- _EXERCISE DETAILS_:
Extract from the entries below, exactly as given, only the lines from the line containing "1724.56.07 — Men's trousers: 7.5%" to the line containing "- 0691.85.53 —", both lines included.

++++ EXTRACTED INFORMATION ++++

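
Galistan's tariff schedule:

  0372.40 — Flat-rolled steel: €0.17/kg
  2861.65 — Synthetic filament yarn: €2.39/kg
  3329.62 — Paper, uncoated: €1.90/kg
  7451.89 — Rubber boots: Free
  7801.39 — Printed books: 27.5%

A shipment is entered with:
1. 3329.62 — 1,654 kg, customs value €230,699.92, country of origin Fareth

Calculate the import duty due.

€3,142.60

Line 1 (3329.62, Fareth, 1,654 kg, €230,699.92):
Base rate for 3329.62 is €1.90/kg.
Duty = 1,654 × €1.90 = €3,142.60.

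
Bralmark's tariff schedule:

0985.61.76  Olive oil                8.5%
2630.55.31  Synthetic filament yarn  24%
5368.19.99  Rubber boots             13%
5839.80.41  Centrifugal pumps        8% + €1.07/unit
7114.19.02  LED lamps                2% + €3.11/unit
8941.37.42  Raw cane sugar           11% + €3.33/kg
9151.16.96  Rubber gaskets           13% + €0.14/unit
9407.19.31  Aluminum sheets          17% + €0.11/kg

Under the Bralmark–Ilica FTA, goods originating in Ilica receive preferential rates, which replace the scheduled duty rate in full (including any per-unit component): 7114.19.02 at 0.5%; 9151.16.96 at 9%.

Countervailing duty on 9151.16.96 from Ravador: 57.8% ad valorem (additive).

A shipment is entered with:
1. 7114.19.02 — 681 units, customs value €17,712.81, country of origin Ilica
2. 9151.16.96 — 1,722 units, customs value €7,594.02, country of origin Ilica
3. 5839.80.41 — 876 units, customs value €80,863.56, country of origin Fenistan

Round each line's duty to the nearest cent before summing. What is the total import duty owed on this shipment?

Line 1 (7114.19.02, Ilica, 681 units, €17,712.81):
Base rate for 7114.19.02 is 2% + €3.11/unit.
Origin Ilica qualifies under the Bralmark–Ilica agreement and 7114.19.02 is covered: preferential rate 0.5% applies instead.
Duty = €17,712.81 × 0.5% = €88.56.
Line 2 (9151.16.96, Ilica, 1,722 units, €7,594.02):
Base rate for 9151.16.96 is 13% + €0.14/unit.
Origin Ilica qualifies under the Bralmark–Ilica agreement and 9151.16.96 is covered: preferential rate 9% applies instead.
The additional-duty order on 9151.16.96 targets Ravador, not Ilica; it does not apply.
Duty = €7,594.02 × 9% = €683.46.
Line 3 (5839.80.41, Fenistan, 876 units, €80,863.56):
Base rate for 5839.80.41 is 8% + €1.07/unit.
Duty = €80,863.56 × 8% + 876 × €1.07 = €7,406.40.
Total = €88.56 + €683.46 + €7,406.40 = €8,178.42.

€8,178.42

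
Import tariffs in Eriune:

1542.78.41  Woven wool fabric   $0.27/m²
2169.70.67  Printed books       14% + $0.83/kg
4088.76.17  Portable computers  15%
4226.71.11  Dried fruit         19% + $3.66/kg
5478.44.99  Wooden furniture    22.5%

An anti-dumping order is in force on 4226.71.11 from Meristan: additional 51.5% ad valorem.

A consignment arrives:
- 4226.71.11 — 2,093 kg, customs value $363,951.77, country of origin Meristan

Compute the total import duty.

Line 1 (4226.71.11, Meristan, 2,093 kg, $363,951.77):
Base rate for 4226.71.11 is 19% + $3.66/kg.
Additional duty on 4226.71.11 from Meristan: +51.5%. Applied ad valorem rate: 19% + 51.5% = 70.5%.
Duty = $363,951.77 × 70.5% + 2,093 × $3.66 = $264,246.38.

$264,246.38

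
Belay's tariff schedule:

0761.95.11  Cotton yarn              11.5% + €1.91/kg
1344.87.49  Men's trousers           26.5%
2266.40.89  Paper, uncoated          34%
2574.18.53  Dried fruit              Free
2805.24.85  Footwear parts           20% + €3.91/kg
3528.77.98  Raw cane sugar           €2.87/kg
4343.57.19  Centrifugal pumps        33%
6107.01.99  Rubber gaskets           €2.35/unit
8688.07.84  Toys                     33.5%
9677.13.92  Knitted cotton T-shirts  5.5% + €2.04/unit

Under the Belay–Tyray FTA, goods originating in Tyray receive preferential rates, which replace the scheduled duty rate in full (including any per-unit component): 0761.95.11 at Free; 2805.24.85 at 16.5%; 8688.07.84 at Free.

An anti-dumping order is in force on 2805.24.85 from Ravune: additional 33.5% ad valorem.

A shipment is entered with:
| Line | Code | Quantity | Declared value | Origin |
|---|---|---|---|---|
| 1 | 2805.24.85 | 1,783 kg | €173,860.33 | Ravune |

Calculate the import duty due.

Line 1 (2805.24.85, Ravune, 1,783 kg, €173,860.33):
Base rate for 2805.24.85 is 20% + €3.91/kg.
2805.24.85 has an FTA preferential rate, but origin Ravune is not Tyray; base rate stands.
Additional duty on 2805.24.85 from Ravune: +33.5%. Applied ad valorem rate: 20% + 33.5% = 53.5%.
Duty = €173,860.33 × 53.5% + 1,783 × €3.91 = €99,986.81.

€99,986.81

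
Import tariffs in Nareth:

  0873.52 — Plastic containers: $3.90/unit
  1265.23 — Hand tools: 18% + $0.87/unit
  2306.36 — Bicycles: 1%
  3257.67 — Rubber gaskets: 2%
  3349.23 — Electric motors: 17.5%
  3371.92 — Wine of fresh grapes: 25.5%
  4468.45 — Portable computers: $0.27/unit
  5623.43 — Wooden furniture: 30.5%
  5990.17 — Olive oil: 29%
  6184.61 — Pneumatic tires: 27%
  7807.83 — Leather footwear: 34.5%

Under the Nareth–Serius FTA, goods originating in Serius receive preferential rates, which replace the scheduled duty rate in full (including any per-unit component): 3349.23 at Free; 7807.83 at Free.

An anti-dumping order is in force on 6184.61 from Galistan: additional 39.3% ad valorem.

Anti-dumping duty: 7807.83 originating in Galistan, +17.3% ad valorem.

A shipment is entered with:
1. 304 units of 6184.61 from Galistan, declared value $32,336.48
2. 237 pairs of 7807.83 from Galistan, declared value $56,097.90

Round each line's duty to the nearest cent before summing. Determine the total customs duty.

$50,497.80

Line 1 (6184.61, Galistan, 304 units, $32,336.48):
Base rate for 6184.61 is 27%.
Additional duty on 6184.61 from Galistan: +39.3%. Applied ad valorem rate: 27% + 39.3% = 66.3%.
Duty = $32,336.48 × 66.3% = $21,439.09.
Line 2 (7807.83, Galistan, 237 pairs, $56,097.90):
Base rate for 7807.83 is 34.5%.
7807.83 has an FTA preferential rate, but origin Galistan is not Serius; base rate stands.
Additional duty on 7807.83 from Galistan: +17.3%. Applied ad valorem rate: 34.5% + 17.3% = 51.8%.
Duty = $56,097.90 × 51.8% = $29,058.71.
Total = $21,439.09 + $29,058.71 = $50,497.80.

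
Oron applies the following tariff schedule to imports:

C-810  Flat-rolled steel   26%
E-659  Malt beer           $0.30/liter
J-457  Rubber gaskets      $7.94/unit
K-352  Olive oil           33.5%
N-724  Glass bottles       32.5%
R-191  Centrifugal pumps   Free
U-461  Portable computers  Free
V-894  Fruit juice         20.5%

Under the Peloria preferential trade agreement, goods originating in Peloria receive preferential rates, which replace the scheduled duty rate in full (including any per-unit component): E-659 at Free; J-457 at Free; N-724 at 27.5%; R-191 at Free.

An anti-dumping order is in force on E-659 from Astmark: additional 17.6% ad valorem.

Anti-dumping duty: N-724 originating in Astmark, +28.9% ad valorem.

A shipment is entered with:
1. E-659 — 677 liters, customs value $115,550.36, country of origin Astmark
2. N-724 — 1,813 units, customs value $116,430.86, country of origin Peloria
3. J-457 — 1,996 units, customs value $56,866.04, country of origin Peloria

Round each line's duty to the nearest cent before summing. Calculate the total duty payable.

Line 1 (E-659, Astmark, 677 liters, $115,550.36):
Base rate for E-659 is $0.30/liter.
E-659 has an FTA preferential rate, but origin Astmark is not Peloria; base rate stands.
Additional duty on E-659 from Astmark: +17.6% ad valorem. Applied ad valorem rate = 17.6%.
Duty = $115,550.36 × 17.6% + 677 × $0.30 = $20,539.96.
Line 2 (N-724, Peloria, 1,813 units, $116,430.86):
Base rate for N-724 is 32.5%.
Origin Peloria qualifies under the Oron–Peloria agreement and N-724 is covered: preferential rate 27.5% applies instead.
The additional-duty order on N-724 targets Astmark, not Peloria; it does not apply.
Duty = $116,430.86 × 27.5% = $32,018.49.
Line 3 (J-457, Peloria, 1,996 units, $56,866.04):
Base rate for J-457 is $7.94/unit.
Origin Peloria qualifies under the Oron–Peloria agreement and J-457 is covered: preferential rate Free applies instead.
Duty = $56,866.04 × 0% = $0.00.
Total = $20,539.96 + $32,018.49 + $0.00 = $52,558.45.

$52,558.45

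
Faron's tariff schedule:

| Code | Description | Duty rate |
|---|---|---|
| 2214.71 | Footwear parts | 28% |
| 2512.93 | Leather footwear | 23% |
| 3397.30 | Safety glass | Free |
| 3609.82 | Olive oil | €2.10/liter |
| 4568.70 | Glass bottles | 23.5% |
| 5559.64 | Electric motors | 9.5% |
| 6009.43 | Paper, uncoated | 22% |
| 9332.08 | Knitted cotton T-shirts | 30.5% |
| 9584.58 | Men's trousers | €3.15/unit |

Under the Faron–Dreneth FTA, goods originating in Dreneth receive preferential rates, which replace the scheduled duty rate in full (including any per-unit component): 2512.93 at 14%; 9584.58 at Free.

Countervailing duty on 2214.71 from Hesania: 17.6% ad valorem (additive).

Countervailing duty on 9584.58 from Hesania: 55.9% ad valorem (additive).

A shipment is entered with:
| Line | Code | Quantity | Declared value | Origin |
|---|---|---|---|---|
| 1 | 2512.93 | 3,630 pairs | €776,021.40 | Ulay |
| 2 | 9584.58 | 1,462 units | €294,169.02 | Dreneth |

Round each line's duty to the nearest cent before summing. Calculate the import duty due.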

++++
++++ EXTRACTED INFORMATION ++++

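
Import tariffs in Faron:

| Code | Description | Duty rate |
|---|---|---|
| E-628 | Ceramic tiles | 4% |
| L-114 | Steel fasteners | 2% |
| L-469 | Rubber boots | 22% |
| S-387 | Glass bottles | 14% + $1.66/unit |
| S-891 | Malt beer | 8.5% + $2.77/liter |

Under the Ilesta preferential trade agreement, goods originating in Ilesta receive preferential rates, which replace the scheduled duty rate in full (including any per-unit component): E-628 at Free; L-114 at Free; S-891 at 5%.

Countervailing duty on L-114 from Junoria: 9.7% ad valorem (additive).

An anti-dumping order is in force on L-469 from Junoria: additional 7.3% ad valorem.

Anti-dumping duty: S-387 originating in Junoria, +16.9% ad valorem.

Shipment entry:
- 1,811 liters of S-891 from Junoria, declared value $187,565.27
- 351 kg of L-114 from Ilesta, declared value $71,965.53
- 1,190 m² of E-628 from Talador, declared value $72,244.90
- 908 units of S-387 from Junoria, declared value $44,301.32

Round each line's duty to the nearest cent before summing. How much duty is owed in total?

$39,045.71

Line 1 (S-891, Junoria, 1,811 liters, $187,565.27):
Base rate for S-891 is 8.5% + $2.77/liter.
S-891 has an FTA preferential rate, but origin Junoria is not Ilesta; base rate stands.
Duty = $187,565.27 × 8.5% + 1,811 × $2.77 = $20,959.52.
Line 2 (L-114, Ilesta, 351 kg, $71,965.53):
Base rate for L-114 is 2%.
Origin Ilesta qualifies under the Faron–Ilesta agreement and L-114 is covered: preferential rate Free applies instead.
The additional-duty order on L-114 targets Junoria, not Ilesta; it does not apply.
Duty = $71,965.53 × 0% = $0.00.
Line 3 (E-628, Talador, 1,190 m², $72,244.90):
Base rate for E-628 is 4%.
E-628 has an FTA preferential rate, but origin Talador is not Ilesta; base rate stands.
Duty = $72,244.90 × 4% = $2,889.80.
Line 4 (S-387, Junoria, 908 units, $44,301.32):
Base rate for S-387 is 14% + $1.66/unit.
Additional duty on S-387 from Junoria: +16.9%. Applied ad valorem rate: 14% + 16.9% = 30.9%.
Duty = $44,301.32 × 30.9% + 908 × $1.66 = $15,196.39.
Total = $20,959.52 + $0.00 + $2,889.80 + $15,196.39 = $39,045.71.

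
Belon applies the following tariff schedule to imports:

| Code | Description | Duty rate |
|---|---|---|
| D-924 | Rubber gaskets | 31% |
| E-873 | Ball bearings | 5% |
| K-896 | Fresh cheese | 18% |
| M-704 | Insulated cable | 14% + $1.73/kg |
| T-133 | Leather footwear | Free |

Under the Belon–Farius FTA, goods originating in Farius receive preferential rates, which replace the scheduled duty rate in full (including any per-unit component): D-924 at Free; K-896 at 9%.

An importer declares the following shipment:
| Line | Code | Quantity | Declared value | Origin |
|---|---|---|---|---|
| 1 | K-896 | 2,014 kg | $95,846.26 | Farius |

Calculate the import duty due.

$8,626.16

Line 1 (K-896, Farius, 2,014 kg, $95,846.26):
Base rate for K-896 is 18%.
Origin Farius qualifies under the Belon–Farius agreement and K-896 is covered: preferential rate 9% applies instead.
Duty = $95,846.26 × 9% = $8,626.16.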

++++
++++ EXTRACTED INFORMATION ++++

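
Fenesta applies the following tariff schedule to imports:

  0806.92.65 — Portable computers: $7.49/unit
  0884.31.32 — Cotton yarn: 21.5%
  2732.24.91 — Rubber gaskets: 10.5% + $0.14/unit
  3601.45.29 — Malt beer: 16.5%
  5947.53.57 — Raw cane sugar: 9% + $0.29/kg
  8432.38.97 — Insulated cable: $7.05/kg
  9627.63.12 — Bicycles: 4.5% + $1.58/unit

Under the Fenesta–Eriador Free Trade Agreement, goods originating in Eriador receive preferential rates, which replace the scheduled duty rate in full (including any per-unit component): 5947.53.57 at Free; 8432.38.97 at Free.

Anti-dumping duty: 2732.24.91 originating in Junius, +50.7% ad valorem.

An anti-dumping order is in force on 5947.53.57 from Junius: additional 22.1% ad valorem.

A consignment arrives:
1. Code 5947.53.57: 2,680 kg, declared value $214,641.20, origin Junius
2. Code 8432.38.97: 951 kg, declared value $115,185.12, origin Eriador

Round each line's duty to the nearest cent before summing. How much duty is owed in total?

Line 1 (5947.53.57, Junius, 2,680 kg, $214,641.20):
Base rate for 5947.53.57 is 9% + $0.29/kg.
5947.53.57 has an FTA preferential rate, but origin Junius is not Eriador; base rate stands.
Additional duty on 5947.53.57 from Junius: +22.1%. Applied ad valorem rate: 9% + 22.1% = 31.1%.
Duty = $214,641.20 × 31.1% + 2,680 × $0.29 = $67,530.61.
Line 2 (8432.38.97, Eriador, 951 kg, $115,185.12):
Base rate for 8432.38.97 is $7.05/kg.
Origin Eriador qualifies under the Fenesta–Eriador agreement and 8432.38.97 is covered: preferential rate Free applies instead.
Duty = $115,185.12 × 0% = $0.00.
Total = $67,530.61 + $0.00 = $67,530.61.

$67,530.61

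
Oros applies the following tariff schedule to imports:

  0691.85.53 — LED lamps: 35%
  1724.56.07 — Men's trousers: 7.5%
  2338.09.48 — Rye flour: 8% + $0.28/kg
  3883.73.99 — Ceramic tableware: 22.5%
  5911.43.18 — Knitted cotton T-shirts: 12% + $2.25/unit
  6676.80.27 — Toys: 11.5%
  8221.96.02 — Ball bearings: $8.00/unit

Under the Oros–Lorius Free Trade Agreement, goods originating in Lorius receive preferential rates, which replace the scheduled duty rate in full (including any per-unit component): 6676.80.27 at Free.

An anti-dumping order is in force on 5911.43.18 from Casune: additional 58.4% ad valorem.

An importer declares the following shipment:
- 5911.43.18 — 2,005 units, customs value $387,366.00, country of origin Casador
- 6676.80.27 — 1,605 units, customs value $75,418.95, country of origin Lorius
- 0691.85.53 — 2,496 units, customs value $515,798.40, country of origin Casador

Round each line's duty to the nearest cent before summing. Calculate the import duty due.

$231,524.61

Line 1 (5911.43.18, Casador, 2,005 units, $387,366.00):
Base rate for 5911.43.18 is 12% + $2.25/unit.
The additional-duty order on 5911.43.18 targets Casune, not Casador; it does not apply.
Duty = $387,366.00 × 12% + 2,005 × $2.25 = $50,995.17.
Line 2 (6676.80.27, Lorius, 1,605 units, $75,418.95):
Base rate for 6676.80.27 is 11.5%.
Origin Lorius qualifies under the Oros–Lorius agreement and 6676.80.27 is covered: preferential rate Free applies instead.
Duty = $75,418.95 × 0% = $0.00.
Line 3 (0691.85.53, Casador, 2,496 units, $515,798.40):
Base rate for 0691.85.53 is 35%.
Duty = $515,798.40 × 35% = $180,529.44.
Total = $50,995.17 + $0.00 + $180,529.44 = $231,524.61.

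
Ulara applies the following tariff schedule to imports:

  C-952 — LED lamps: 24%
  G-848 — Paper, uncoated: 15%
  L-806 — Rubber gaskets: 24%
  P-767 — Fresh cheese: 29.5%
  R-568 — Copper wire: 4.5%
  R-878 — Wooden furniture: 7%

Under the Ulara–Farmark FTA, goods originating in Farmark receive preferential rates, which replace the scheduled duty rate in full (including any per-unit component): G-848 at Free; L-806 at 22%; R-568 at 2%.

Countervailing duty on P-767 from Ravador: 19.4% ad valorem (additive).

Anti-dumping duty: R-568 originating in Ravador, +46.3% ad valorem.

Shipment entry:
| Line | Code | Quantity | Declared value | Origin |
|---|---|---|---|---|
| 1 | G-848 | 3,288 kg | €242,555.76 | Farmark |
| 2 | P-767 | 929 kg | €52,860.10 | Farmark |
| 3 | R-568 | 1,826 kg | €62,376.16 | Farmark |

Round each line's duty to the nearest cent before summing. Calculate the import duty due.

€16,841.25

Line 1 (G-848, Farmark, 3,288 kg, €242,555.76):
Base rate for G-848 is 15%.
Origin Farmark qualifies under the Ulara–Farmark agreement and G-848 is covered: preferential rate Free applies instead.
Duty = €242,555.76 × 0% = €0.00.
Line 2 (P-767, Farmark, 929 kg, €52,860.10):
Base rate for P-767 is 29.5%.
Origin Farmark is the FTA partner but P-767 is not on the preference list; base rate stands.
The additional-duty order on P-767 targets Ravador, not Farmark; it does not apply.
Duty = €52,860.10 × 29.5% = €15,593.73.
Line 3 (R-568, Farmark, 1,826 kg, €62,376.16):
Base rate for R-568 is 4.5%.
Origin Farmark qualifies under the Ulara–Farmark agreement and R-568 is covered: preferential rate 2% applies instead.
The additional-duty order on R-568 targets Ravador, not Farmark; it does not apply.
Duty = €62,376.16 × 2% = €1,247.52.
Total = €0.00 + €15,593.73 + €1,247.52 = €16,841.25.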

++++

- _WRITTEN REPLY_:
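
  1724.56.07 — Men's trousers: 7.5%
  2338.09.48 — Rye flour: 8% + $0.28/kg
  3883.73.99 — Ceramic tableware: 22.5%
  5911.43.18 — Knitted cotton T-shirts: 12% + $2.25/unit
  6676.80.27 — Toys: 11.5%
  8221.96.02 — Ball bearings: $8.00/unit

Under the Oros–Lorius Free Trade Agreement, goods originating in Lorius receive preferential rates, which replace the scheduled duty rate in full (including any per-unit component): 6676.80.27 at Free.

An anti-dumping order is in force on 5911.43.18 from Casune: additional 58.4% ad valorem.

An importer declares the following shipment:
- 5911.43.18 — 2,005 units, customs value $387,366.00, country of origin Casador
- 6676.80.27 — 1,605 units, customs value $75,418.95, country of origin Lorius
- 0691.85.53 — 2,496 units, customs value $515,798.40, country of origin Casador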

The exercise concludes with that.